Exercise requirements:
Go through the records and copy each line where the string "below" occurs.

BEGIN Data extracts

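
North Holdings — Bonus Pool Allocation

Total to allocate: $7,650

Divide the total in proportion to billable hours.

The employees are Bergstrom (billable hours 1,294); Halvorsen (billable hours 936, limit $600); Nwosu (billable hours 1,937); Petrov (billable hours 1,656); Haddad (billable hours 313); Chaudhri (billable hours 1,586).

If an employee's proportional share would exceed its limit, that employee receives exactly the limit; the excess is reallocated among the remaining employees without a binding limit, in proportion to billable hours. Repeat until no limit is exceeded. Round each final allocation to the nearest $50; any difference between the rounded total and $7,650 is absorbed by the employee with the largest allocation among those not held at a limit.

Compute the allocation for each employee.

Total billable hours = 7,722.
Unconstrained shares: Bergstrom 1,281.93; Halvorsen 927.27; Nwosu 1,918.94; Petrov 1,640.56; Haddad 310.08; Chaudhri 1,571.21.
Held at cap: Halvorsen ($600); balance $7,050 reallocated over remaining billable hours 6,786.
Remaining shares: Bergstrom 1,344.34 → $1,350; Nwosu 2,012.36 → $2,000; Petrov 1,720.42 → $1,700; Haddad 325.18 → $350; Chaudhri 1,647.70 → $1,650.

Bergstrom: $1,350 | Halvorsen: $600 | Nwosu: $2,000 | Petrov: $1,700 | Haddad: $350 | Chaudhri: $1,650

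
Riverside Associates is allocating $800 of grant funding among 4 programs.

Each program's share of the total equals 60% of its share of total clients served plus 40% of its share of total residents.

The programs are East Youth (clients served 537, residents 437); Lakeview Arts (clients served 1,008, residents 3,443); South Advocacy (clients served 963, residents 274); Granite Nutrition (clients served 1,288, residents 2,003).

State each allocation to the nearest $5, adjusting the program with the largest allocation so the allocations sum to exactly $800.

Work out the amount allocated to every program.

East Youth: $90 | Lakeview Arts: $310 | South Advocacy: $135 | Granite Nutrition: $265

Totals — clients served 3,796, residents 6,157.
Blended shares (60% clients served + 40% residents): East Youth 0.1133; Lakeview Arts 0.3830; South Advocacy 0.1700; Granite Nutrition 0.3337.
Proportional shares: East Youth 90.62; Lakeview Arts 306.40; South Advocacy 136.01; Granite Nutrition 266.97.
At nearest $5: East Youth $90; Lakeview Arts $305; South Advocacy $135; Granite Nutrition $265. Sum = $795.
Difference $800 − $795 = +$5 applied to largest allocation (Lakeview Arts): Lakeview Arts becomes $310.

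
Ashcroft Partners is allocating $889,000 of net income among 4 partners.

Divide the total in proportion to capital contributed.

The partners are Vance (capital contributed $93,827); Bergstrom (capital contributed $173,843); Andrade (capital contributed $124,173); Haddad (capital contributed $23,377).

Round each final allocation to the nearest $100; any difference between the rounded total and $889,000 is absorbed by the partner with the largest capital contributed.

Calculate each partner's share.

Vance: $200,900 · Bergstrom: $372,100 · Andrade: $265,900 · Haddad: $50,100

Sum of capital contributed: 415,220.
Unrounded shares: Vance 93,827/415,220 × $889,000 = 200,886.77; Bergstrom 173,843/415,220 × $889,000 = 372,203.72; Andrade 124,173/415,220 × $889,000 = 265,858.57; Haddad 23,377/415,220 × $889,000 = 50,050.94.
Rounded to nearest $100: Vance $200,900; Bergstrom $372,200; Andrade $265,900; Haddad $50,100. Sum = $889,100.
Difference $889,000 − $889,100 = −$100 applied to largest capital contributed (Bergstrom): Bergstrom becomes $372,100.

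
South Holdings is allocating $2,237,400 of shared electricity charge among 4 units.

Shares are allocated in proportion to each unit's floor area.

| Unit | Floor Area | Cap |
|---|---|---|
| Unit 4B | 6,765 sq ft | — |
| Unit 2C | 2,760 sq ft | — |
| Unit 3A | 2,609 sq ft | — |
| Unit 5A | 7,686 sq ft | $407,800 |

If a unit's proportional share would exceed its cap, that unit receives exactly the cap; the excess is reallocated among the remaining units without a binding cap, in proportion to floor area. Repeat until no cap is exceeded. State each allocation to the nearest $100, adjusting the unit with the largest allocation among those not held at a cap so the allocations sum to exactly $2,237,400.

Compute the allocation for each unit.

Unit 4B: $1,020,000 · Unit 2C: $416,200 · Unit 3A: $393,400 · Unit 5A: $407,800

Sum of floor area: 19,820.
Pro-rata shares before constraints: Unit 4B 763,673.61; Unit 2C 311,565.29; Unit 3A 294,519.51; Unit 5A 867,641.59.
Cap binds for Unit 5A ($407,800); residual $1,829,600 reallocated over remaining floor area 12,134.
Shares after redistribution: Unit 4B 1,020,046.48 → $1,020,000; Unit 2C 416,160.87 → $416,200; Unit 3A 393,392.65 → $393,400.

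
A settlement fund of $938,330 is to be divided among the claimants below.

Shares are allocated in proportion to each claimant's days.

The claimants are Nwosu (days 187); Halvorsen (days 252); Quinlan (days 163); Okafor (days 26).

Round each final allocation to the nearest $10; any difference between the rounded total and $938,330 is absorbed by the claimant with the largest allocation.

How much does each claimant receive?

Sum of days: 628.
Unrounded shares: Nwosu 187/628 × $938,330 = 279,407.18; Halvorsen 252/628 × $938,330 = 376,527.32; Quinlan 163/628 × $938,330 = 243,547.44; Okafor 26/628 × $938,330 = 38,848.06.
After rounding ($10): Nwosu $279,410; Halvorsen $376,530; Quinlan $243,550; Okafor $38,850. Sum = $938,340.
Difference $938,330 − $938,340 = −$10 applied to largest allocation (Halvorsen): Halvorsen becomes $376,520.

Nwosu: $279,410 | Halvorsen: $376,520 | Quinlan: $243,550 | Okafor: $38,850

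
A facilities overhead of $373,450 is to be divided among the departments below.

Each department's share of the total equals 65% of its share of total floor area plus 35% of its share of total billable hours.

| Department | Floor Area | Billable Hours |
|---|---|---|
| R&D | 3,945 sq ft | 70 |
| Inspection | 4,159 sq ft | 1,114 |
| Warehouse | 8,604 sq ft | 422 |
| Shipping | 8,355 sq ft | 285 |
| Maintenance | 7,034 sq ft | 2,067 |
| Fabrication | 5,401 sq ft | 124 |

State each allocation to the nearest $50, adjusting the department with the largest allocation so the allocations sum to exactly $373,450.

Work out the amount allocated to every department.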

END Data extracts

Written response:
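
A settlement fund of $938,330 is to be divided among the claimants below.
A facilities overhead of $373,450 is to be divided among the departments below.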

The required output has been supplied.